* [EXERCISE DIRECTIONS]
Return the data that follows exactly. Include every line.

* [WORKING DATA]
----------

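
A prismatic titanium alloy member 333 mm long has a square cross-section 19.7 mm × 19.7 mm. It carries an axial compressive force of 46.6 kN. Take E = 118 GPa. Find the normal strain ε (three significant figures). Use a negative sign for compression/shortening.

-0.00102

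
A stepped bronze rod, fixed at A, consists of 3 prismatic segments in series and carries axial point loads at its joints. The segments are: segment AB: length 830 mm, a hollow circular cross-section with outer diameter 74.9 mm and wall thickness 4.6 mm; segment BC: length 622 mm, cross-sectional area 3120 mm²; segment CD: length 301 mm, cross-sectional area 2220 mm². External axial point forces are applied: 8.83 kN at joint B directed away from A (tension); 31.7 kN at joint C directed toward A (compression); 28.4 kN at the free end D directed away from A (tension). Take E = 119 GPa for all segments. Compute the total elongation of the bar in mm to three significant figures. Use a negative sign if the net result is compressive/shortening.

0.0648 mm

Internal axial forces (sectioning from the free end, tension +): N_CD = 28.4 kN, N_BC = -3.3 kN, N_AB = 5.53 kN.
A_AB = 1016 mm².
δ_AB = 5530·830/(1016·119000) = 0.03797 mm
δ_BC = -3300·622/(3120·119000) = -0.005528 mm
δ_CD = 28400·301/(2220·119000) = 0.03236 mm
δ = Σδ_i = 0.0648 mm.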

----------

* [RESPONSE TO THE TASK]
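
A prismatic titanium alloy member 333 mm long has a square cross-section 19.7 mm × 19.7 mm. It carries an axial compressive force of 46.6 kN. Take E = 118 GPa. Find the normal strain ε (three significant figures). Use a negative sign for compression/shortening.

-0.00102

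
A stepped bronze rod, fixed at A, consists of 3 prismatic segments in series and carries axial point loads at its joints. The segments are: segment AB: length 830 mm, a hollow circular cross-section with outer diameter 74.9 mm and wall thickness 4.6 mm; segment BC: length 622 mm, cross-sectional area 3120 mm²; segment CD: length 301 mm, cross-sectional area 2220 mm². External axial point forces are applied: 8.83 kN at joint B directed away from A (tension); 31.7 kN at joint C directed toward A (compression); 28.4 kN at the free end D directed away from A (tension). Take E = 119 GPa for all segments. Compute the total elongation of the bar in mm to three significant figures. Use a negative sign if the net result is compressive/shortening.

0.0648 mm

Internal axial forces (sectioning from the free end, tension +): N_CD = 28.4 kN, N_BC = -3.3 kN, N_AB = 5.53 kN.
A_AB = 1016 mm².
δ_AB = 5530·830/(1016·119000) = 0.03797 mm
δ_BC = -3300·622/(3120·119000) = -0.005528 mm
δ_CD = 28400·301/(2220·119000) = 0.03236 mm
δ = Σδ_i = 0.0648 mm.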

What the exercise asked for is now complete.